→ **Your objective**: The required result is a copy of each line below in which "last" appears.

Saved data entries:
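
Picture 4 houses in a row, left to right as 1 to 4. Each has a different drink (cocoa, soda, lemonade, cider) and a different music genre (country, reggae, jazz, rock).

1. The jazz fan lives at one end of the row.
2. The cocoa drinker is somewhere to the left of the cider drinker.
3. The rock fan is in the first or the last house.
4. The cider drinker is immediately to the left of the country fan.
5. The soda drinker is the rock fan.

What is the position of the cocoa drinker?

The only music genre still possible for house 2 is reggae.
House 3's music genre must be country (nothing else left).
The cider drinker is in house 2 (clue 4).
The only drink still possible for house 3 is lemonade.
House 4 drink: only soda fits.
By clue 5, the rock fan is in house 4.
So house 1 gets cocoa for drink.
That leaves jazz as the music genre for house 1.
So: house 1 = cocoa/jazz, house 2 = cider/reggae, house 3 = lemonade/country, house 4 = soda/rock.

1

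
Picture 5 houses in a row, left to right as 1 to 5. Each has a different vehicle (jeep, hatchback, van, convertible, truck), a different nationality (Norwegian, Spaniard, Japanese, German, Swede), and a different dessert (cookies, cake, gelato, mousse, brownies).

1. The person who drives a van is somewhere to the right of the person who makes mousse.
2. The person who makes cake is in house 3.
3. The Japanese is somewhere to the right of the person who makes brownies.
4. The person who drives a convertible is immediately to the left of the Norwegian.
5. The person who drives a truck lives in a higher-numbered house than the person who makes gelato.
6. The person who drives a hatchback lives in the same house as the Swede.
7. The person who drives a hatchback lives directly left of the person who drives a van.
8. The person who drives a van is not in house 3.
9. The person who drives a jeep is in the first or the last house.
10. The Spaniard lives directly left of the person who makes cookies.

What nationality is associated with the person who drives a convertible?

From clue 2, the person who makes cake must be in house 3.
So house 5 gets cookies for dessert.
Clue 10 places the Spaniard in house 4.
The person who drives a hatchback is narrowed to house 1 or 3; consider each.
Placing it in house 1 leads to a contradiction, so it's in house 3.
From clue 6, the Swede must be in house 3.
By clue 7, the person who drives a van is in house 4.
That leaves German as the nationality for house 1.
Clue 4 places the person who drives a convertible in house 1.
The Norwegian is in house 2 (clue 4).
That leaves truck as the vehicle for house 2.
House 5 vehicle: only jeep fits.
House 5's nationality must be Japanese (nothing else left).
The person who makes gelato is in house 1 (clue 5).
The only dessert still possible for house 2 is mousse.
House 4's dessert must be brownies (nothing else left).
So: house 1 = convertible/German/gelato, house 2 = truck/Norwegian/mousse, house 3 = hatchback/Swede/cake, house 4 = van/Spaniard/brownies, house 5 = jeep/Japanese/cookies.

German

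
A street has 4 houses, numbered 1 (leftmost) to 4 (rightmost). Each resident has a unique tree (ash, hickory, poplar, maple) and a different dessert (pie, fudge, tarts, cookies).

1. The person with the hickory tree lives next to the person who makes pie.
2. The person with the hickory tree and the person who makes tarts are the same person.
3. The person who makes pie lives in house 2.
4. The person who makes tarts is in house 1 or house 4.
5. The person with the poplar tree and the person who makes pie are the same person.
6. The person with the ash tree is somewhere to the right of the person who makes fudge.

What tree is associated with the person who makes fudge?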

→ **Response for this exercise**:
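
3. The rock fan is in the first or the last house.
9. The person who drives a jeep is in the first or the last house.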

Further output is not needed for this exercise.